══ Data records ══

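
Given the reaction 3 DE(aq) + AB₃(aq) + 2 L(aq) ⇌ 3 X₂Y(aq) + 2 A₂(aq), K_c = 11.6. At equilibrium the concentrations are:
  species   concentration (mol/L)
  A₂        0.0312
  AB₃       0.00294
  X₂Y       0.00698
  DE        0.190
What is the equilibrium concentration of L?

At equilibrium, K_c = [X₂Y]³·[A₂]² / ([DE]³·[AB₃]·[L]²) = 11.6.
(0.00698)³·(0.0312)² / ((0.190)³·(0.00294)·([L])²) = 11.6
[L]² = 1.42×10⁻⁶ ⇒ [L] = 0.00119 mol/L

[L] = 0.00119 mol/L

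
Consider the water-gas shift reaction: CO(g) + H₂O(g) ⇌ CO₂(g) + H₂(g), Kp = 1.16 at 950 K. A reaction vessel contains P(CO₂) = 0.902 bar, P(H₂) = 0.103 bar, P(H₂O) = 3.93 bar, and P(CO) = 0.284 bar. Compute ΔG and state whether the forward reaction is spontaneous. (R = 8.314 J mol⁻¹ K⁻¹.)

ΔG = -20.8 kJ/mol; the forward reaction is spontaneous

Qp = P(CO₂)·P(H₂) / (P(CO)·P(H₂O)) = (0.902)·(0.103) / ((0.284)·(3.93)) = 0.0832
ΔG = RT ln(Qp/Kp) = (8.314 J mol⁻¹ K⁻¹)(950 K) × ln(0.0832/1.16)
   = (7.898 kJ/mol)(-2.635) = -20.8 kJ/mol
ΔG < 0, so the forward reaction is spontaneous (proceeds forward).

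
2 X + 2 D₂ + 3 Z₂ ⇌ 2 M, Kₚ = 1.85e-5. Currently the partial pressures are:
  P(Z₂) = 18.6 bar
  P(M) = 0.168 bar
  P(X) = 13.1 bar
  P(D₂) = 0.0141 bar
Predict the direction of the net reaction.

reverse (toward reactants)

Qₚ = P(M)² / (P(X)²·P(D₂)²·P(Z₂)³) = (0.168)² / ((13.1)²·(0.0141)²·(18.6)³) = 1.29e-4
Qₚ = 1.29e-4 > Kₚ = 1.85e-5, so the reverse reaction proceeds.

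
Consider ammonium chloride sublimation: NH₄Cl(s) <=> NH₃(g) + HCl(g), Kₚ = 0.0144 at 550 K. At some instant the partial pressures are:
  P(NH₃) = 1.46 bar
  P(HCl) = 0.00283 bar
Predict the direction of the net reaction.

(NH₄Cl is a pure solid — omitted from Qₚ.)
Qₚ = P(NH₃)·P(HCl) = (1.46)·(0.00283) = 0.00413
Qₚ = 0.00413 < Kₚ = 0.0144, so the forward reaction proceeds.

to the right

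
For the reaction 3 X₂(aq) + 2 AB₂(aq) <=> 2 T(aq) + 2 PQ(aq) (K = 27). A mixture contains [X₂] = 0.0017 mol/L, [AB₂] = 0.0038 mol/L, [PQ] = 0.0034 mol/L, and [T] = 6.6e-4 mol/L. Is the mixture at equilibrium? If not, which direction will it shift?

no; Q > K, reaction proceeds in reverse

Q = [T]²·[PQ]² / ([X₂]³·[AB₂]²) = (6.6e-4)²·(0.0034)² / ((0.0017)³·(0.0038)²) = 71
Q = 71 > K = 27: net reverse reaction.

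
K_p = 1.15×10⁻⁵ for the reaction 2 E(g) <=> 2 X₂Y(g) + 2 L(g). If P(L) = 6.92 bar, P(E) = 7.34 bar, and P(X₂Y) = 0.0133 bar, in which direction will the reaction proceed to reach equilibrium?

Q_p = P(X₂Y)²·P(L)² / P(E)² = (0.0133)²·(6.92)² / (7.34)² = 1.57×10⁻⁴
Q_p = 1.57×10⁻⁴ > K_p = 1.15×10⁻⁵, so the reverse reaction proceeds.

in the reverse direction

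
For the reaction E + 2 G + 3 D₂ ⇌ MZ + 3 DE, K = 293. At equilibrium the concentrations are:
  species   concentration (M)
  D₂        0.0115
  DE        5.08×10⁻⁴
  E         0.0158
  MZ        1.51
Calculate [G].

[G] = 0.00530 M

At equilibrium, K = [MZ]·[DE]³ / ([E]·[G]²·[D₂]³) = 293.
(1.51)·(5.08×10⁻⁴)³ / ((0.0158)·([G])²·(0.0115)³) = 293
[G]² = 2.81×10⁻⁵ ⇒ [G] = 0.00530 M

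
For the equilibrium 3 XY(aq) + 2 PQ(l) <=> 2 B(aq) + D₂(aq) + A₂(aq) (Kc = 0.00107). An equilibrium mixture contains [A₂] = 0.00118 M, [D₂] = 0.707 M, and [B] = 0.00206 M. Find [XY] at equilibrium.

(PQ is a pure liquid — omitted from Kc.)
At equilibrium, Kc = [B]²·[D₂]·[A₂] / [XY]³ = 0.00107.
(0.00206)²·(0.707)·(0.00118) / ([XY])³ = 0.00107
[XY]³ = 3.31e-6 ⇒ [XY] = 0.0149 M

[XY] = 0.0149 M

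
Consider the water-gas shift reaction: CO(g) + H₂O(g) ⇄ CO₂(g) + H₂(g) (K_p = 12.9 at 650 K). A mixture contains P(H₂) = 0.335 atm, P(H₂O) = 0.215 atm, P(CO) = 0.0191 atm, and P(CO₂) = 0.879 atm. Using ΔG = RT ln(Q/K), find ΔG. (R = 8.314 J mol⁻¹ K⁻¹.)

ΔG = 9.27 kJ/mol

Q_p = P(CO₂)·P(H₂) / (P(CO)·P(H₂O)) = (0.879)·(0.335) / ((0.0191)·(0.215)) = 71.7
ΔG = RT ln(Q_p/K_p) = (8.314 J mol⁻¹ K⁻¹)(650 K) × ln(71.7/12.9)
   = (5.404 kJ/mol)(1.715) = 9.27 kJ/mol
ΔG > 0, so the forward reaction is non-spontaneous (proceeds in reverse).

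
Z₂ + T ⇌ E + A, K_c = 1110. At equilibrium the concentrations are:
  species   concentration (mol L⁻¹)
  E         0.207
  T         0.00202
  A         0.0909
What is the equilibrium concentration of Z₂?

[Z₂] = 0.00839 mol L⁻¹

At equilibrium, K_c = [E]·[A] / ([Z₂]·[T]) = 1110.
(0.207)·(0.0909) / (([Z₂])·(0.00202)) = 1110
[Z₂] = 0.00839 mol L⁻¹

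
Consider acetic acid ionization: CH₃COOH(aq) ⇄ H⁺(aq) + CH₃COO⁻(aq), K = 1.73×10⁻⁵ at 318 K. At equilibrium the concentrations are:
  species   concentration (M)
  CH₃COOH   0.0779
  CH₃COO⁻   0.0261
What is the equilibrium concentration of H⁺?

[H⁺] = 5.16×10⁻⁵ M

At equilibrium, K = [H⁺]·[CH₃COO⁻] / [CH₃COOH] = 1.73×10⁻⁵.
([H⁺])·(0.0261) / (0.0779) = 1.73×10⁻⁵
[H⁺] = 5.16×10⁻⁵ M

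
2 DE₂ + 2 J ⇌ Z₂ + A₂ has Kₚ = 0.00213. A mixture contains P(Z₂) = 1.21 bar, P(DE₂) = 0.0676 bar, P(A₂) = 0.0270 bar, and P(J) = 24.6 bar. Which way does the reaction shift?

Qₚ = P(Z₂)·P(A₂) / (P(DE₂)²·P(J)²) = (1.21)·(0.0270) / ((0.0676)²·(24.6)²) = 0.0118
Qₚ = 0.0118 > Kₚ = 0.00213, so the reverse reaction proceeds.

in the reverse direction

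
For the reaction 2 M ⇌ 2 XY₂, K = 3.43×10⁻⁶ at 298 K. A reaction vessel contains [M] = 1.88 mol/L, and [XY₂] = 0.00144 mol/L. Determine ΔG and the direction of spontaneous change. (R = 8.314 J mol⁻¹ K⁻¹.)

Q = [XY₂]² / [M]² = (0.00144)² / (1.88)² = 5.87×10⁻⁷
ΔG = RT ln(Q/K) = (8.314 J mol⁻¹ K⁻¹)(298 K) × ln(5.87×10⁻⁷/3.43×10⁻⁶)
   = (2.478 kJ/mol)(-1.765) = -4.37 kJ/mol
ΔG < 0, so the forward reaction is spontaneous (proceeds forward).

ΔG = -4.37 kJ/mol; the forward reaction is spontaneous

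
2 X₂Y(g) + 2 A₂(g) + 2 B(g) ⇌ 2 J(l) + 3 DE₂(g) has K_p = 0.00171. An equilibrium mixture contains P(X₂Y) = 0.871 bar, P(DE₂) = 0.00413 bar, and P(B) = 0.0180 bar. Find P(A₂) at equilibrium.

P(A₂) = 0.409 bar

(J is a pure liquid — omitted from K_p.)
At equilibrium, K_p = P(DE₂)³ / (P(X₂Y)²·P(A₂)²·P(B)²) = 0.00171.
(0.00413)³ / ((0.871)²·(P(A₂))²·(0.0180)²) = 0.00171
P(A₂)² = 0.168 ⇒ P(A₂) = 0.409 bar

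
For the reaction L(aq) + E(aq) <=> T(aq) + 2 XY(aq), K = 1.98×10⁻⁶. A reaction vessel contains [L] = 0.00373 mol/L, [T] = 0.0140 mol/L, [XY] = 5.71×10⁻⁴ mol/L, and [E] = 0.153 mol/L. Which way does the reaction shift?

Q = [T]·[XY]² / ([L]·[E]) = (0.0140)·(5.71×10⁻⁴)² / ((0.00373)·(0.153)) = 8.00×10⁻⁶
Q = 8.00×10⁻⁶ > K = 1.98×10⁻⁶, so the reverse reaction proceeds.

reverse (toward reactants)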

═══

Assignment =
Look over the material above and show each line where "pressures" appears.

Task result =
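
2 X + 2 D₂ + 3 Z₂ ⇌ 2 M, Kₚ = 1.85e-5. Currently the partial pressures are:
Consider ammonium chloride sublimation: NH₄Cl(s) <=> NH₃(g) + HCl(g), Kₚ = 0.0144 at 550 K. At some instant the partial pressures are: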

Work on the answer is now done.